### Requirement
Please output each entry exactly as it appears.

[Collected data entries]
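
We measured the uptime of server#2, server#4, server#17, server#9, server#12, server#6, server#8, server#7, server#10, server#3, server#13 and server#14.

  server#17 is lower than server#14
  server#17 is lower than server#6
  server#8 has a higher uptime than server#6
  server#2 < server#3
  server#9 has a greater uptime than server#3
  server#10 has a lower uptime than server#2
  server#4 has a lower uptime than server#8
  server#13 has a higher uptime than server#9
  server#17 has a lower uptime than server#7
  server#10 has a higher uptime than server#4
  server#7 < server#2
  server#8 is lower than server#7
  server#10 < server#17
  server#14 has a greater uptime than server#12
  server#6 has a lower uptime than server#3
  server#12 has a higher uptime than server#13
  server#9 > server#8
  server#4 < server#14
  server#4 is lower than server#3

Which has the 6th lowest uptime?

Piecing the relations together gives one ordering: server#4 < server#10 < server#17 < server#6 < server#8 < server#7 < server#2 < server#3 < server#9 < server#13 < server#12 < server#14.
Counting 6 from the smallest end gives server#7.

server#7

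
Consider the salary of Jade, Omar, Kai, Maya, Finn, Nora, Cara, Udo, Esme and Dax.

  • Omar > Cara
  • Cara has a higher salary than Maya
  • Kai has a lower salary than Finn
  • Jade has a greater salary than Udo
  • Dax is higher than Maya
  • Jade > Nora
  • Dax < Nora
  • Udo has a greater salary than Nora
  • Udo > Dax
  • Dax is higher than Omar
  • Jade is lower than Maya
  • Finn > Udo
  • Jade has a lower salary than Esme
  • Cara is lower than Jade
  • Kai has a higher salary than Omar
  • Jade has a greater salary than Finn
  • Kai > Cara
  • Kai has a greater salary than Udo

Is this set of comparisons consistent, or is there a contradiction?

Chaining the given relations yields Maya < Cara < Omar < Dax < Nora < Udo < Kai < Finn < Jade, so Maya < Jade. But one relation states Jade < Maya. These cannot both hold.

inconsistent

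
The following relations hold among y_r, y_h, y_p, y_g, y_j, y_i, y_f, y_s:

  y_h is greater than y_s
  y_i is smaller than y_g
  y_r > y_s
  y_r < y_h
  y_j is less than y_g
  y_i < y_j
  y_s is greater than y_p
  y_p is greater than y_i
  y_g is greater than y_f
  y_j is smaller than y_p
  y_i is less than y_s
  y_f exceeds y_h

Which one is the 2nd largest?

Chaining the given pairs: y_i < y_j < y_p < y_s < y_r < y_h < y_f < y_g.
Counting 2 from the largest end gives y_f.

y_f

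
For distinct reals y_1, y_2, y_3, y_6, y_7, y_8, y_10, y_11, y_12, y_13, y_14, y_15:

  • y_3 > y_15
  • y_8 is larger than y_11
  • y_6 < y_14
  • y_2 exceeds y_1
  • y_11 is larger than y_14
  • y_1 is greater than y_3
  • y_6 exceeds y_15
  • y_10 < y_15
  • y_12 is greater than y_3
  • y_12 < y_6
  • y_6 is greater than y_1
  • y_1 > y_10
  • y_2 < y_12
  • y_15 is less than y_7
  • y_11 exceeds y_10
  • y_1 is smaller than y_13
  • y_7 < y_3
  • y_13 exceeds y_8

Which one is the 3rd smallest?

y_7

Chaining the given pairs: y_10 < y_15 < y_7 < y_3 < y_1 < y_2 < y_12 < y_6 < y_14 < y_11 < y_8 < y_13.
Counting 3 from the smallest end gives y_7.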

### Result below
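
We measured the uptime of server#2, server#4, server#17, server#9, server#12, server#6, server#8, server#7, server#10, server#3, server#13 and server#14.

  server#17 is lower than server#14
  server#17 is lower than server#6
  server#8 has a higher uptime than server#6
  server#2 < server#3
  server#9 has a greater uptime than server#3
  server#10 has a lower uptime than server#2
  server#4 has a lower uptime than server#8
  server#13 has a higher uptime than server#9
  server#17 has a lower uptime than server#7
  server#10 has a higher uptime than server#4
  server#7 < server#2
  server#8 is lower than server#7
  server#10 < server#17
  server#14 has a greater uptime than server#12
  server#6 has a lower uptime than server#3
  server#12 has a higher uptime than server#13
  server#9 > server#8
  server#4 < server#14
  server#4 is lower than server#3

Which has the 6th lowest uptime?

Piecing the relations together gives one ordering: server#4 < server#10 < server#17 < server#6 < server#8 < server#7 < server#2 < server#3 < server#9 < server#13 < server#12 < server#14.
Counting 6 from the smallest end gives server#7.

server#7

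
Consider the salary of Jade, Omar, Kai, Maya, Finn, Nora, Cara, Udo, Esme and Dax.

  • Omar > Cara
  • Cara has a higher salary than Maya
  • Kai has a lower salary than Finn
  • Jade has a greater salary than Udo
  • Dax is higher than Maya
  • Jade > Nora
  • Dax < Nora
  • Udo has a greater salary than Nora
  • Udo > Dax
  • Dax is higher than Omar
  • Jade is lower than Maya
  • Finn > Udo
  • Jade has a lower salary than Esme
  • Cara is lower than Jade
  • Kai has a higher salary than Omar
  • Jade has a greater salary than Finn
  • Kai > Cara
  • Kai has a greater salary than Udo

Is this set of comparisons consistent, or is there a contradiction?

Chaining the given relations yields Maya < Cara < Omar < Dax < Nora < Udo < Kai < Finn < Jade, so Maya < Jade. But one relation states Jade < Maya. These cannot both hold.

inconsistent

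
The following relations hold among y_r, y_h, y_p, y_g, y_j, y_i, y_f, y_s:

  y_h is greater than y_s
  y_i is smaller than y_g
  y_r > y_s
  y_r < y_h
  y_j is less than y_g
  y_i < y_j
  y_s is greater than y_p
  y_p is greater than y_i
  y_g is greater than y_f
  y_j is smaller than y_p
  y_i is less than y_s
  y_f exceeds y_h

Which one is the 2nd largest?

Chaining the given pairs: y_i < y_j < y_p < y_s < y_r < y_h < y_f < y_g.
Counting 2 from the largest end gives y_f.

y_f

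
For distinct reals y_1, y_2, y_3, y_6, y_7, y_8, y_10, y_11, y_12, y_13, y_14, y_15:

  • y_3 > y_15
  • y_8 is larger than y_11
  • y_6 < y_14
  • y_2 exceeds y_1
  • y_11 is larger than y_14
  • y_1 is greater than y_3
  • y_6 exceeds y_15
  • y_10 < y_15
  • y_12 is greater than y_3
  • y_12 < y_6
  • y_6 is greater than y_1
  • y_1 > y_10
  • y_2 < y_12
  • y_15 is less than y_7
  • y_11 exceeds y_10
  • y_1 is smaller than y_13
  • y_7 < y_3
  • y_13 exceeds y_8

Which one is the 3rd smallest?

y_7

Chaining the given pairs: y_10 < y_15 < y_7 < y_3 < y_1 < y_2 < y_12 < y_6 < y_14 < y_11 < y_8 < y_13.
Counting 3 from the smallest end gives y_7.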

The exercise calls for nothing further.